- **DATA SHOWN**

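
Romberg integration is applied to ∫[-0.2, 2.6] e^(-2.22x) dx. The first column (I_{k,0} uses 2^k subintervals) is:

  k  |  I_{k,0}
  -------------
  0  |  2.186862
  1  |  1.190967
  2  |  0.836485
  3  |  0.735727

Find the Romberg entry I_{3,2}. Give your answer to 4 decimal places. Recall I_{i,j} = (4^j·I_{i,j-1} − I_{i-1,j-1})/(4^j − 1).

Richardson extrapolation on the trapezoidal column (denominator 4−1=3):
I_{2,1} = (4·0.836485 − 1.190967) / 3 = 0.718324
I_{3,1} = (4·0.735727 − 0.836485) / 3 = 0.702141
I_{3,2} = 0.702141 + (0.702141 − 0.718324)/15 = 0.701062

0.7011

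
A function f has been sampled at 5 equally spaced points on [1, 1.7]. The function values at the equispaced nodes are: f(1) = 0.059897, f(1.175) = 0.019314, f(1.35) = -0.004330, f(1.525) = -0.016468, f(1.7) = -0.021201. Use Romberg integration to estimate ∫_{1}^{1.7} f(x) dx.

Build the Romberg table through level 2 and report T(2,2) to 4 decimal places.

T(0,0) (trapezoid, 1 panel, h=0.7000): 0.013544
T(1,0) (trapezoid, 2 panels, h=0.3500): 0.005256
T(2,0) (trapezoid, 4 panels, h=0.1750): 0.003126
T(1,1) = 0.005256 + (0.005256 − 0.013544)/3 = 0.002493
T(2,1) = 0.003126 + (0.003126 − 0.005256)/3 = 0.002416
T(2,2) = 0.002416 + (0.002416 − 0.002493)/15 = 0.002411

0.0024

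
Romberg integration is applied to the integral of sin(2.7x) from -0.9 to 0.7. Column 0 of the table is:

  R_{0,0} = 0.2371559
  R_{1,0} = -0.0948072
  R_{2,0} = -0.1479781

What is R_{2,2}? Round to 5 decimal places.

-0.16305

R_{1,1} = -0.0948072 + (-0.0948072 − 0.2371559)/3 = -0.2054616
R_{2,1} = (4·(-0.1479781) − (-0.0948072)) / 3 = -0.1657017
R_{2,2} = (16·(-0.1657017) − (-0.2054616)) / 15 = -0.1630510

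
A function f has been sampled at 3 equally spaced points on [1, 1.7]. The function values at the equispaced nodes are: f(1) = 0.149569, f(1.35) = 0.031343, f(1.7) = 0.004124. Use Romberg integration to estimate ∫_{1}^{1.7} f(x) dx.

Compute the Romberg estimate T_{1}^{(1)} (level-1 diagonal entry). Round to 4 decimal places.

T_{0}^{(0)} (trapezoid, 1 panel, h=0.7000): 0.053793
T_{1}^{(0)} (trapezoid, 2 panels, h=0.3500): 0.037866
T_{1}^{(1)} = 0.037866 + (0.037866 − 0.053793)/3 = 0.032557

0.0326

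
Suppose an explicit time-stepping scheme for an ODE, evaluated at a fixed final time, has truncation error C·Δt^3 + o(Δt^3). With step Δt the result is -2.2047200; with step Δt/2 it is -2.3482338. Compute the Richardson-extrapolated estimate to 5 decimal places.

-2.36874

The leading error scales as Δt^3; refining by a factor of 2 reduces it by 2^3 = 8.
Extrapolated value = (8·A(Δt/2) − A(Δt)) / (8 − 1)
= (8·(-2.3482338) − (-2.2047200)) / 7
= -16.5811504 / 7 = -2.3687358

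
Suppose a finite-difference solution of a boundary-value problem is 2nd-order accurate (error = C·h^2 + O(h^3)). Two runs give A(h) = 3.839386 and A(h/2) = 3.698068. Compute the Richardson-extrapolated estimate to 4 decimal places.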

- **WHAT YOU ARE ASKED TO DO**
For each entry above, write out an exact copy.

- **PROBLEM SOLUTION**
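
Romberg integration is applied to ∫[-0.2, 2.6] e^(-2.22x) dx. The first column (I_{k,0} uses 2^k subintervals) is:

  k  |  I_{k,0}
  -------------
  0  |  2.186862
  1  |  1.190967
  2  |  0.836485
  3  |  0.735727

Find the Romberg entry I_{3,2}. Give your answer to 4 decimal places. Recall I_{i,j} = (4^j·I_{i,j-1} − I_{i-1,j-1})/(4^j − 1).

Richardson extrapolation on the trapezoidal column (denominator 4−1=3):
I_{2,1} = (4·0.836485 − 1.190967) / 3 = 0.718324
I_{3,1} = (4·0.735727 − 0.836485) / 3 = 0.702141
I_{3,2} = 0.702141 + (0.702141 − 0.718324)/15 = 0.701062

0.7011

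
A function f has been sampled at 5 equally spaced points on [1, 1.7]. The function values at the equispaced nodes are: f(1) = 0.059897, f(1.175) = 0.019314, f(1.35) = -0.004330, f(1.525) = -0.016468, f(1.7) = -0.021201. Use Romberg integration to estimate ∫_{1}^{1.7} f(x) dx.

Build the Romberg table through level 2 and report T(2,2) to 4 decimal places.

T(0,0) (trapezoid, 1 panel, h=0.7000): 0.013544
T(1,0) (trapezoid, 2 panels, h=0.3500): 0.005256
T(2,0) (trapezoid, 4 panels, h=0.1750): 0.003126
T(1,1) = 0.005256 + (0.005256 − 0.013544)/3 = 0.002493
T(2,1) = 0.003126 + (0.003126 − 0.005256)/3 = 0.002416
T(2,2) = 0.002416 + (0.002416 − 0.002493)/15 = 0.002411

0.0024

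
Romberg integration is applied to the integral of sin(2.7x) from -0.9 to 0.7. Column 0 of the table is:

  R_{0,0} = 0.2371559
  R_{1,0} = -0.0948072
  R_{2,0} = -0.1479781

What is R_{2,2}? Round to 5 decimal places.

-0.16305

R_{1,1} = -0.0948072 + (-0.0948072 − 0.2371559)/3 = -0.2054616
R_{2,1} = (4·(-0.1479781) − (-0.0948072)) / 3 = -0.1657017
R_{2,2} = (16·(-0.1657017) − (-0.2054616)) / 15 = -0.1630510

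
A function f has been sampled at 3 equally spaced points on [1, 1.7]. The function values at the equispaced nodes are: f(1) = 0.149569, f(1.35) = 0.031343, f(1.7) = 0.004124. Use Romberg integration to estimate ∫_{1}^{1.7} f(x) dx.

Compute the Romberg estimate T_{1}^{(1)} (level-1 diagonal entry). Round to 4 decimal places.

T_{0}^{(0)} (trapezoid, 1 panel, h=0.7000): 0.053793
T_{1}^{(0)} (trapezoid, 2 panels, h=0.3500): 0.037866
T_{1}^{(1)} = 0.037866 + (0.037866 − 0.053793)/3 = 0.032557

0.0326

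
Suppose an explicit time-stepping scheme for an ODE, evaluated at a fixed final time, has truncation error C·Δt^3 + o(Δt^3). With step Δt the result is -2.2047200; with step Δt/2 it is -2.3482338. Compute the Richardson-extrapolated estimate to 5 decimal places.

-2.36874

The leading error scales as Δt^3; refining by a factor of 2 reduces it by 2^3 = 8.
Extrapolated value = (8·A(Δt/2) − A(Δt)) / (8 − 1)
= (8·(-2.3482338) − (-2.2047200)) / 7
= -16.5811504 / 7 = -2.3687358

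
Suppose a finite-difference solution of a boundary-value problem is 2nd-order accurate (error = C·h^2 + O(h^3)). Two runs give A(h) = 3.839386 and A(h/2) = 3.698068. Compute the Richardson-extrapolated estimate to 4 decimal places.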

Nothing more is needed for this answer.